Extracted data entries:
:::::

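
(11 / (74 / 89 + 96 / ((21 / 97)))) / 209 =623 / 5258706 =0.00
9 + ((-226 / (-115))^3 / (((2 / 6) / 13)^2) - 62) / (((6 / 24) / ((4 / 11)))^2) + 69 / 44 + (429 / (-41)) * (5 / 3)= 732954041006989 / 30180243500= 24285.89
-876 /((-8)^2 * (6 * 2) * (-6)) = 73 /384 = 0.19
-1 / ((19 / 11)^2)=-121 / 361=-0.34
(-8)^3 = -512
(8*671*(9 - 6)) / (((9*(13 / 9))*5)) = 16104 / 65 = 247.75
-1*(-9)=9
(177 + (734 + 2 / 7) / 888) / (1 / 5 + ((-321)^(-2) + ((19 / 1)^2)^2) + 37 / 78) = 616950946365 / 452136775089139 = 0.00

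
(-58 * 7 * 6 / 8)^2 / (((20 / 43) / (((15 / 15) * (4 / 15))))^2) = 76195441 / 2500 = 30478.18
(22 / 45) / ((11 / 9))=2 / 5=0.40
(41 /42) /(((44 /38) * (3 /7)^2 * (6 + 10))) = 5453 /19008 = 0.29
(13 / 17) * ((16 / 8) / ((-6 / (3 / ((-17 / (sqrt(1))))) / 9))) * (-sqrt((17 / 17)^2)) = -117 / 289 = -0.40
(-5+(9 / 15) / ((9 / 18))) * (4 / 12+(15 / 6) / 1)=-323 / 30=-10.77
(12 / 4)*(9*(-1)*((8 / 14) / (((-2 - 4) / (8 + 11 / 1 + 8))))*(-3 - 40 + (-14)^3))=-1354482 / 7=-193497.43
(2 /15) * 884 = 1768 /15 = 117.87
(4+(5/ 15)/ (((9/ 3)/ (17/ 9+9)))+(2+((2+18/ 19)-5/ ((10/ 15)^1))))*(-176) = -719752/ 1539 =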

:::::

● GOAL OF THE EXERCISE: Beginning at the line with "(12 / 4)*(9*(-1)*((8" and ending at the last line of the entries, print every line exactly.

● COMPLETED EXERCISE:
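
(12 / 4)*(9*(-1)*((8 / 14) / (((-2 - 4) / (8 + 11 / 1 + 8))))*(-3 - 40 + (-14)^3))=-1354482 / 7=-193497.43
(2 /15) * 884 = 1768 /15 = 117.87
(4+(5/ 15)/ (((9/ 3)/ (17/ 9+9)))+(2+((2+18/ 19)-5/ ((10/ 15)^1))))*(-176) = -719752/ 1539 =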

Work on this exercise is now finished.